---------- Source data ----------

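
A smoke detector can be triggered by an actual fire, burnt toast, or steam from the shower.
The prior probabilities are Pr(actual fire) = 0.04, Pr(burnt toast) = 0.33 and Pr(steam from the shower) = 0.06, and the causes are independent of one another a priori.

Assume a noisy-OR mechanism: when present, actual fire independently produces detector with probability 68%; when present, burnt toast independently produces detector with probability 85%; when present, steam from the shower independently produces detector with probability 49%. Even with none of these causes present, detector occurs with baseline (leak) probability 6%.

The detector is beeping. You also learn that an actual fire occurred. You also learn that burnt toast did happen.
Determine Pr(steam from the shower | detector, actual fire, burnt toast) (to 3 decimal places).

Pr(steam from the shower | detector, actual fire, burnt toast) ≈ 0.061

Under noisy-OR, P(detector | causes) = 1 − (1−0.06)·∏(1−qᵢ) over the active causes.
By total probability over both values of steam from the shower:
  P(detector | actual fire, burnt toast) = 0.95488*0.94 + 0.976989*0.06
        = 0.897587 + 0.058619 = 0.956206
Configurations with steam from the shower contribute 0.058619, so
  P(steam from the shower | detector, actual fire, burnt toast) = 0.058619 / 0.956206 ≈ 0.061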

----------

• _Work order_
Retype each line of the data exactly as it reads.

• _Reply to the task_
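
A smoke detector can be triggered by an actual fire, burnt toast, or steam from the shower.
The prior probabilities are Pr(actual fire) = 0.04, Pr(burnt toast) = 0.33 and Pr(steam from the shower) = 0.06, and the causes are independent of one another a priori.

Assume a noisy-OR mechanism: when present, actual fire independently produces detector with probability 68%; when present, burnt toast independently produces detector with probability 85%; when present, steam from the shower independently produces detector with probability 49%. Even with none of these causes present, detector occurs with baseline (leak) probability 6%.

The detector is beeping. You also learn that an actual fire occurred. You also learn that burnt toast did happen.
Determine Pr(steam from the shower | detector, actual fire, burnt toast) (to 3 decimal places).

Pr(steam from the shower | detector, actual fire, burnt toast) ≈ 0.061

Under noisy-OR, P(detector | causes) = 1 − (1−0.06)·∏(1−qᵢ) over the active causes.
By total probability over both values of steam from the shower:
  P(detector | actual fire, burnt toast) = 0.95488*0.94 + 0.976989*0.06
        = 0.897587 + 0.058619 = 0.956206
Configurations with steam from the shower contribute 0.058619, so
  P(steam from the shower | detector, actual fire, burnt toast) = 0.058619 / 0.956206 ≈ 0.061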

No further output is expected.